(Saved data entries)
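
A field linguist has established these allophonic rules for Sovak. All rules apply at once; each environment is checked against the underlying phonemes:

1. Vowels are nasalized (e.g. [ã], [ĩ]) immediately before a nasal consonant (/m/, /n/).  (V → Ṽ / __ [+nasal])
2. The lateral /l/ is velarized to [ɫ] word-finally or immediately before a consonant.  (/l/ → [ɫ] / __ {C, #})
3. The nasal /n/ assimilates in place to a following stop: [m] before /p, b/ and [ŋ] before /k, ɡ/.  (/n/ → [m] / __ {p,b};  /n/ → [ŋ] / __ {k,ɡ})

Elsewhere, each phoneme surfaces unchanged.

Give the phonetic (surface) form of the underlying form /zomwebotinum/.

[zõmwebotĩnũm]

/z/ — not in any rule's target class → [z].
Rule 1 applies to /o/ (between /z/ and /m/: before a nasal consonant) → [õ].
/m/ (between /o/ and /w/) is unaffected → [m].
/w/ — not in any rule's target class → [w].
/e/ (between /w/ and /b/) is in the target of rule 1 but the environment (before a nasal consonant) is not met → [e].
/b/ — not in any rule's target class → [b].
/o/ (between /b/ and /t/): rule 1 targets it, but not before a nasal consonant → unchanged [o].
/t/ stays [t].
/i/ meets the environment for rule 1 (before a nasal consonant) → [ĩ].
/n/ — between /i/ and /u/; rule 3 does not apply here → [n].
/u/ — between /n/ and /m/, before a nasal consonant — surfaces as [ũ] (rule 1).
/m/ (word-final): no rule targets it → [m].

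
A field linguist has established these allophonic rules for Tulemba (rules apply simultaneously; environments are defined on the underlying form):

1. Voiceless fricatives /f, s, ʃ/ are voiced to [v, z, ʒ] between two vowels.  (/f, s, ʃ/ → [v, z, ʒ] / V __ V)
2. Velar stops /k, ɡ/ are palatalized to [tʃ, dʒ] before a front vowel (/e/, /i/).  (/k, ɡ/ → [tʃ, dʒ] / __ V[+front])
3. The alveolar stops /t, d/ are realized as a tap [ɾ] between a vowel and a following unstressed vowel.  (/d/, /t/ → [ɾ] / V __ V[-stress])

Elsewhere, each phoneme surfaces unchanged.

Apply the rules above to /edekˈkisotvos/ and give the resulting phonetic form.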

==

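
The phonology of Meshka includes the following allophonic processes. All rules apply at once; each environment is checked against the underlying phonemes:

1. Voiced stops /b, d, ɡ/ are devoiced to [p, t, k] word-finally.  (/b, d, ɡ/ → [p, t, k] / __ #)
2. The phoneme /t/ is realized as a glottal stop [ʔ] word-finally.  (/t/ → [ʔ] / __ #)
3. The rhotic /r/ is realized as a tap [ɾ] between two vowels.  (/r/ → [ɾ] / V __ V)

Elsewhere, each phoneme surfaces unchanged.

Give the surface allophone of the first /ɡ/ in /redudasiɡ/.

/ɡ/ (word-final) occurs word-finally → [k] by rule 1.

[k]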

...

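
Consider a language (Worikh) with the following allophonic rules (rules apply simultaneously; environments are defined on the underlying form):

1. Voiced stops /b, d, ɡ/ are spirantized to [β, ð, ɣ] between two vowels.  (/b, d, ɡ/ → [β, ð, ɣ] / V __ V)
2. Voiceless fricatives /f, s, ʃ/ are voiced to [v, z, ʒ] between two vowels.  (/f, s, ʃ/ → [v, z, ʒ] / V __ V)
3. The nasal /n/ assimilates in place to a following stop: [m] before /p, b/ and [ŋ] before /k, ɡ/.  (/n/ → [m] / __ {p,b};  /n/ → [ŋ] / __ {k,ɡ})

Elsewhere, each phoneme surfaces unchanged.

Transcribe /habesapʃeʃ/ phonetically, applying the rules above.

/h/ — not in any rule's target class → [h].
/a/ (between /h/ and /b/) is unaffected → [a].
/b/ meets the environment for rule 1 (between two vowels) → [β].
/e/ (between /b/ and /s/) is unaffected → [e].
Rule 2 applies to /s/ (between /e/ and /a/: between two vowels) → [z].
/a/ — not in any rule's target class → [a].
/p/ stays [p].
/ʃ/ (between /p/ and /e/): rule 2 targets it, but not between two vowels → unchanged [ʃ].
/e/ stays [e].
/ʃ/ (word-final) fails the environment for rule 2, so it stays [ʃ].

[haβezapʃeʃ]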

## THE PROBLEM:
Copy out only the lines above from the one with "rules for Sovak." to the one with "3. The alveolar", inclusive, exactly as they stand.

## COMPLETED EXERCISE:
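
A field linguist has established these allophonic rules for Sovak. All rules apply at once; each environment is checked against the underlying phonemes:

1. Vowels are nasalized (e.g. [ã], [ĩ]) immediately before a nasal consonant (/m/, /n/).  (V → Ṽ / __ [+nasal])
2. The lateral /l/ is velarized to [ɫ] word-finally or immediately before a consonant.  (/l/ → [ɫ] / __ {C, #})
3. The nasal /n/ assimilates in place to a following stop: [m] before /p, b/ and [ŋ] before /k, ɡ/.  (/n/ → [m] / __ {p,b};  /n/ → [ŋ] / __ {k,ɡ})

Elsewhere, each phoneme surfaces unchanged.

Give the phonetic (surface) form of the underlying form /zomwebotinum/.

[zõmwebotĩnũm]

/z/ — not in any rule's target class → [z].
Rule 1 applies to /o/ (between /z/ and /m/: before a nasal consonant) → [õ].
/m/ (between /o/ and /w/) is unaffected → [m].
/w/ — not in any rule's target class → [w].
/e/ (between /w/ and /b/) is in the target of rule 1 but the environment (before a nasal consonant) is not met → [e].
/b/ — not in any rule's target class → [b].
/o/ (between /b/ and /t/): rule 1 targets it, but not before a nasal consonant → unchanged [o].
/t/ stays [t].
/i/ meets the environment for rule 1 (before a nasal consonant) → [ĩ].
/n/ — between /i/ and /u/; rule 3 does not apply here → [n].
/u/ — between /n/ and /m/, before a nasal consonant — surfaces as [ũ] (rule 1).
/m/ (word-final): no rule targets it → [m].

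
A field linguist has established these allophonic rules for Tulemba (rules apply simultaneously; environments are defined on the underlying form):

1. Voiceless fricatives /f, s, ʃ/ are voiced to [v, z, ʒ] between two vowels.  (/f, s, ʃ/ → [v, z, ʒ] / V __ V)
2. Velar stops /k, ɡ/ are palatalized to [tʃ, dʒ] before a front vowel (/e/, /i/).  (/k, ɡ/ → [tʃ, dʒ] / __ V[+front])
3. The alveolar stops /t, d/ are realized as a tap [ɾ] between a vowel and a following unstressed vowel.  (/d/, /t/ → [ɾ] / V __ V[-stress])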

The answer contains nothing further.